YOUR TASK: Your task is to restate the data word for word.

Stored data:
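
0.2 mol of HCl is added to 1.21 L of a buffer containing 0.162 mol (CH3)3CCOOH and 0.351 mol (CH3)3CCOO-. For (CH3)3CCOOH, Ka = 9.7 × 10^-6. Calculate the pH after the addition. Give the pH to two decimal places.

After neutralization: n((CH3)3CCOOH) = 0.362 mol, n((CH3)3CCOO-) = 0.151 mol.
pKa = −log(9.7 × 10^-6) = 5.013
Henderson–Hasselbalch with mole ratio 0.151/0.362: pH = 5.013 + (-0.380)

pH = 4.63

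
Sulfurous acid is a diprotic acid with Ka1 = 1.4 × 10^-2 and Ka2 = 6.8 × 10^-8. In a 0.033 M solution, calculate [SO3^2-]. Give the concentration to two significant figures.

First ionization gives [H+] ≈ [HSO3-] = 1.56 × 10^-2 M.
Second step: Ka2 = [H+][SO3^2-]/[HSO3-] ≈ [SO3^2-] (since [H+] ≈ [HSO3-]).
So [SO3^2-] ≈ Ka2.

6.8 × 10^-8 M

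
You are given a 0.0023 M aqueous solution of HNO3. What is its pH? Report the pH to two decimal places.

HNO3 is a strong acid and dissociates completely, so [H+] = 0.0023 M.
pH = -log(0.0023) = 2.64

pH = 2.64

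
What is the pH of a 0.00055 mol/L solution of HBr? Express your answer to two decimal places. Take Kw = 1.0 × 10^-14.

pH = 3.26

HBr is a strong acid and dissociates completely, so [H+] = 0.00055 M.
pH = -log(0.00055) = 3.26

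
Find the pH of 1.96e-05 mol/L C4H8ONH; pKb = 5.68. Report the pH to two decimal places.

pH = 8.74

C4H8ONH + H2O ⇌ C4H8ONH2+ + OH-
Kb = 10^(−5.68) = 2.09 × 10^-6
From the ICE table, Kb = x²/(1.96e-05 − x) = 2.09 × 10^-6.
x is not negligible relative to C₀; solve x² + 2.09e-06·x − 4.1e-11 = 0.
x = (−Kb + √(Kb² + 4·Kb·C₀))/2 = 5.44 × 10^-6 M
pOH = 5.26, so pH = 14.00 − pOH = 8.74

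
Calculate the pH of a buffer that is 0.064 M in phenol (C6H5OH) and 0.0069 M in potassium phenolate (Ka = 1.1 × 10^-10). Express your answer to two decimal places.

pH = 8.99

pKa = −log(1.1 × 10^-10) = 9.959
Using pH = pKa + log([base]/[acid]) with [base]/[acid] = 0.0069/0.064:
pH = 9.959 + (-0.967) = 8.99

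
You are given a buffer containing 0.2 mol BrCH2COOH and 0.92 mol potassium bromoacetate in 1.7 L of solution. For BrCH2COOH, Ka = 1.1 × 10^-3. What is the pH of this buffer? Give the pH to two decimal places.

pH = 3.62

pKa = −log(1.1 × 10^-3) = 2.959
pH = pKa + log([A⁻]/[HA]) = 2.959 + log(0.92/0.2)
pH = 2.959 + (+0.663) = 3.62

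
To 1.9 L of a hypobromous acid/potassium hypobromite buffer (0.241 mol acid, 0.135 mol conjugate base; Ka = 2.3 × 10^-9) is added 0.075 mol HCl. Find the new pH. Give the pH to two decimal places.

After neutralization: n(HOBr) = 0.316 mol, n(OBr-) = 0.06 mol.
pKa = −log(2.3 × 10^-9) = 8.638
pH = pKa + log([A⁻]/[HA]) = 8.638 + log(0.06/0.316) = 8.638 -0.722

pH = 7.92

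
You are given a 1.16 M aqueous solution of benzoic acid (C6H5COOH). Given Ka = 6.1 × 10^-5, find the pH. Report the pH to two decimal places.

pH = 2.08

C6H5COOH ⇌ C6H5COO- + H+
Ka = x²/(1.16 − x) = 6.1 × 10^-5
Neglecting x in the denominator: x = √(6.1 × 10^-5 × 1.16) = 8.41 × 10^-3 M
(x/C₀ = 0.73% < 5%, so the approximation holds.)
pH = −log(8.41 × 10^-3) = 2.08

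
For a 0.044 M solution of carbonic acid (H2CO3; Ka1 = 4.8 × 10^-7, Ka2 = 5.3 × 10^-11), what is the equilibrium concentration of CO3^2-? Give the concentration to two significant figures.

First ionization gives [H+] ≈ [HCO3-] = 1.45 × 10^-4 M.
Second step: Ka2 = [H+][CO3^2-]/[HCO3-] ≈ [CO3^2-] (since [H+] ≈ [HCO3-]).
So [CO3^2-] ≈ Ka2.

5.3 × 10^-11 M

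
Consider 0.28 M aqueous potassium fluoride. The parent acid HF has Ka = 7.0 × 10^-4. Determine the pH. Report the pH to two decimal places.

pH = 8.30

F- is the conjugate base of the weak acid HF.
Kb = Kw/Ka = 1.0×10^-14 / 7.0 × 10^-4 = 1.43 × 10^-11
Let x = [OH-] at equilibrium. Kb = x²/(0.28 − x).
Since Kb ≪ C₀, x ≈ √(Kb·C₀) = 2.00 × 10^-6 M.
(x/C₀ = 0.00071% < 5%, so the approximation holds.)
pOH = 5.70, so pH = 14.00 − pOH = 8.30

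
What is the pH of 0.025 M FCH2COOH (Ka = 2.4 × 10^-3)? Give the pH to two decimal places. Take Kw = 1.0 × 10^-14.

FCH2COOH ⇌ FCH2COO- + H+
From the ICE table, Ka = x²/(0.025 − x) = 2.4 × 10^-3.
The 5% rule fails; solving x² + Ka·x − Ka·C₀ = 0 exactly:
x = [−0.0024 + √(0.0024² + 0.00024)]/2 = 6.64 × 10^-3 M
pH = −log[H+] = −log(6.64 × 10^-3) = 2.18

pH = 2.18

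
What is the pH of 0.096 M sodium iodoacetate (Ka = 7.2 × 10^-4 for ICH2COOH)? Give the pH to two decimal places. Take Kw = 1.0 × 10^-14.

pH = 8.06

ICH2COO- is the conjugate base of the weak acid ICH2COOH.
Kb = Kw/Ka = 1.0×10^-14 / 7.2 × 10^-4 = 1.39 × 10^-11
Kb = x²/(0.096 − x) = 1.39 × 10^-11
Assume x ≪ 0.096: x ≈ √(1.39 × 10^-11 × 0.096) = 1.16 × 10^-6 M
Check: 0.0012% ionized — well under 5%, approximation valid.
pOH = −log(1.16 × 10^-6) = 5.94; pH = 14.00 − 5.94 = 8.06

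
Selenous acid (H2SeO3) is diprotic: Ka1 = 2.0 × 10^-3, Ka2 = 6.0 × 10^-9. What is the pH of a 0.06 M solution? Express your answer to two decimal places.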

ANSWER SECTION:
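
0.2 mol of HCl is added to 1.21 L of a buffer containing 0.162 mol (CH3)3CCOOH and 0.351 mol (CH3)3CCOO-. For (CH3)3CCOOH, Ka = 9.7 × 10^-6. Calculate the pH after the addition. Give the pH to two decimal places.

After neutralization: n((CH3)3CCOOH) = 0.362 mol, n((CH3)3CCOO-) = 0.151 mol.
pKa = −log(9.7 × 10^-6) = 5.013
Henderson–Hasselbalch with mole ratio 0.151/0.362: pH = 5.013 + (-0.380)

pH = 4.63

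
Sulfurous acid is a diprotic acid with Ka1 = 1.4 × 10^-2 and Ka2 = 6.8 × 10^-8. In a 0.033 M solution, calculate [SO3^2-]. Give the concentration to two significant figures.

First ionization gives [H+] ≈ [HSO3-] = 1.56 × 10^-2 M.
Second step: Ka2 = [H+][SO3^2-]/[HSO3-] ≈ [SO3^2-] (since [H+] ≈ [HSO3-]).
So [SO3^2-] ≈ Ka2.

6.8 × 10^-8 M

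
You are given a 0.0023 M aqueous solution of HNO3. What is its pH? Report the pH to two decimal places.

HNO3 is a strong acid and dissociates completely, so [H+] = 0.0023 M.
pH = -log(0.0023) = 2.64

pH = 2.64

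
What is the pH of a 0.00055 mol/L solution of HBr? Express your answer to two decimal places. Take Kw = 1.0 × 10^-14.

pH = 3.26

HBr is a strong acid and dissociates completely, so [H+] = 0.00055 M.
pH = -log(0.00055) = 3.26

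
Find the pH of 1.96e-05 mol/L C4H8ONH; pKb = 5.68. Report the pH to two decimal places.

pH = 8.74

C4H8ONH + H2O ⇌ C4H8ONH2+ + OH-
Kb = 10^(−5.68) = 2.09 × 10^-6
From the ICE table, Kb = x²/(1.96e-05 − x) = 2.09 × 10^-6.
x is not negligible relative to C₀; solve x² + 2.09e-06·x − 4.1e-11 = 0.
x = (−Kb + √(Kb² + 4·Kb·C₀))/2 = 5.44 × 10^-6 M
pOH = 5.26, so pH = 14.00 − pOH = 8.74

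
Calculate the pH of a buffer that is 0.064 M in phenol (C6H5OH) and 0.0069 M in potassium phenolate (Ka = 1.1 × 10^-10). Express your answer to two decimal places.

pH = 8.99

pKa = −log(1.1 × 10^-10) = 9.959
Using pH = pKa + log([base]/[acid]) with [base]/[acid] = 0.0069/0.064:
pH = 9.959 + (-0.967) = 8.99

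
You are given a buffer containing 0.2 mol BrCH2COOH and 0.92 mol potassium bromoacetate in 1.7 L of solution. For BrCH2COOH, Ka = 1.1 × 10^-3. What is the pH of this buffer? Give the pH to two decimal places.

pH = 3.62

pKa = −log(1.1 × 10^-3) = 2.959
pH = pKa + log([A⁻]/[HA]) = 2.959 + log(0.92/0.2)
pH = 2.959 + (+0.663) = 3.62

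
To 1.9 L of a hypobromous acid/potassium hypobromite buffer (0.241 mol acid, 0.135 mol conjugate base; Ka = 2.3 × 10^-9) is added 0.075 mol HCl. Find the new pH. Give the pH to two decimal places.

After neutralization: n(HOBr) = 0.316 mol, n(OBr-) = 0.06 mol.
pKa = −log(2.3 × 10^-9) = 8.638
pH = pKa + log([A⁻]/[HA]) = 8.638 + log(0.06/0.316) = 8.638 -0.722

pH = 7.92

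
You are given a 1.16 M aqueous solution of benzoic acid (C6H5COOH). Given Ka = 6.1 × 10^-5, find the pH. Report the pH to two decimal places.

pH = 2.08

C6H5COOH ⇌ C6H5COO- + H+
Ka = x²/(1.16 − x) = 6.1 × 10^-5
Neglecting x in the denominator: x = √(6.1 × 10^-5 × 1.16) = 8.41 × 10^-3 M
(x/C₀ = 0.73% < 5%, so the approximation holds.)
pH = −log(8.41 × 10^-3) = 2.08

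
For a 0.044 M solution of carbonic acid (H2CO3; Ka1 = 4.8 × 10^-7, Ka2 = 5.3 × 10^-11), what is the equilibrium concentration of CO3^2-? Give the concentration to two significant figures.

First ionization gives [H+] ≈ [HCO3-] = 1.45 × 10^-4 M.
Second step: Ka2 = [H+][CO3^2-]/[HCO3-] ≈ [CO3^2-] (since [H+] ≈ [HCO3-]).
So [CO3^2-] ≈ Ka2.

5.3 × 10^-11 M

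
Consider 0.28 M aqueous potassium fluoride. The parent acid HF has Ka = 7.0 × 10^-4. Determine the pH. Report the pH to two decimal places.

pH = 8.30

F- is the conjugate base of the weak acid HF.
Kb = Kw/Ka = 1.0×10^-14 / 7.0 × 10^-4 = 1.43 × 10^-11
Let x = [OH-] at equilibrium. Kb = x²/(0.28 − x).
Since Kb ≪ C₀, x ≈ √(Kb·C₀) = 2.00 × 10^-6 M.
(x/C₀ = 0.00071% < 5%, so the approximation holds.)
pOH = 5.70, so pH = 14.00 − pOH = 8.30

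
What is the pH of 0.025 M FCH2COOH (Ka = 2.4 × 10^-3)? Give the pH to two decimal places. Take Kw = 1.0 × 10^-14.

FCH2COOH ⇌ FCH2COO- + H+
From the ICE table, Ka = x²/(0.025 − x) = 2.4 × 10^-3.
The 5% rule fails; solving x² + Ka·x − Ka·C₀ = 0 exactly:
x = [−0.0024 + √(0.0024² + 0.00024)]/2 = 6.64 × 10^-3 M
pH = −log[H+] = −log(6.64 × 10^-3) = 2.18

pH = 2.18

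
What is the pH of 0.096 M sodium iodoacetate (Ka = 7.2 × 10^-4 for ICH2COOH)? Give the pH to two decimal places. Take Kw = 1.0 × 10^-14.

pH = 8.06

ICH2COO- is the conjugate base of the weak acid ICH2COOH.
Kb = Kw/Ka = 1.0×10^-14 / 7.2 × 10^-4 = 1.39 × 10^-11
Kb = x²/(0.096 − x) = 1.39 × 10^-11
Assume x ≪ 0.096: x ≈ √(1.39 × 10^-11 × 0.096) = 1.16 × 10^-6 M
Check: 0.0012% ionized — well under 5%, approximation valid.
pOH = −log(1.16 × 10^-6) = 5.94; pH = 14.00 − 5.94 = 8.06

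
Selenous acid (H2SeO3) is diprotic: Ka1 = 2.0 × 10^-3, Ka2 = 6.0 × 10^-9. What is the pH of a 0.06 M solution? Express your answer to two decimal places.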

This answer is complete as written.